Exercise aim —
All of the entries are to be returned word for word.

Exercise data —
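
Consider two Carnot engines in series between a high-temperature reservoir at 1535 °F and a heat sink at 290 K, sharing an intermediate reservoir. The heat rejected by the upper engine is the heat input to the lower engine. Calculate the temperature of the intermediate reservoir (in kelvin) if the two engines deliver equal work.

T_m ≈ 699 K

T_H = 1535 °F → (1535 − 32) × 5/9 = 835.00 °C = 1108.15 K.
For reversible stages Q_m = Q_H·(T_m/T_H). Setting W₁ = Q_H(1 − T_m/T_H) equal to W₂ = Q_m(1 − T_C/T_m) = Q_H·(T_m − T_C)/T_H gives T_H − T_m = T_m − T_C, so T_m = (T_H + T_C)/2 = (1108.15 + 290.00)/2 = 699 K.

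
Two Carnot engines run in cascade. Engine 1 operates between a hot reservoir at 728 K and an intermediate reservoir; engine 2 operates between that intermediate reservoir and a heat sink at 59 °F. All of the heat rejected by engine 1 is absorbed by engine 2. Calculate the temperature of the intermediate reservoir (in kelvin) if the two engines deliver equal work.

T_C = 59 °F → (59 − 32) × 5/9 = 15.00 °C = 288.15 K.
For reversible stages Q_m = Q_H·(T_m/T_H). Setting W₁ = Q_H(1 − T_m/T_H) equal to W₂ = Q_m(1 − T_C/T_m) = Q_H·(T_m − T_C)/T_H gives T_H − T_m = T_m − T_C, so T_m = (T_H + T_C)/2 = (728.00 + 288.15)/2 = 508 K.

T_m ≈ 508 K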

Expected answer —
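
Consider two Carnot engines in series between a high-temperature reservoir at 1535 °F and a heat sink at 290 K, sharing an intermediate reservoir. The heat rejected by the upper engine is the heat input to the lower engine. Calculate the temperature of the intermediate reservoir (in kelvin) if the two engines deliver equal work.

T_m ≈ 699 K

T_H = 1535 °F → (1535 − 32) × 5/9 = 835.00 °C = 1108.15 K.
For reversible stages Q_m = Q_H·(T_m/T_H). Setting W₁ = Q_H(1 − T_m/T_H) equal to W₂ = Q_m(1 − T_C/T_m) = Q_H·(T_m − T_C)/T_H gives T_H − T_m = T_m − T_C, so T_m = (T_H + T_C)/2 = (1108.15 + 290.00)/2 = 699 K.

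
Two Carnot engines run in cascade. Engine 1 operates between a hot reservoir at 728 K and an intermediate reservoir; engine 2 operates between that intermediate reservoir and a heat sink at 59 °F. All of the heat rejected by engine 1 is absorbed by engine 2. Calculate the temperature of the intermediate reservoir (in kelvin) if the two engines deliver equal work.

T_C = 59 °F → (59 − 32) × 5/9 = 15.00 °C = 288.15 K.
For reversible stages Q_m = Q_H·(T_m/T_H). Setting W₁ = Q_H(1 − T_m/T_H) equal to W₂ = Q_m(1 − T_C/T_m) = Q_H·(T_m − T_C)/T_H gives T_H − T_m = T_m − T_C, so T_m = (T_H + T_C)/2 = (728.00 + 288.15)/2 = 508 K.

T_m ≈ 508 K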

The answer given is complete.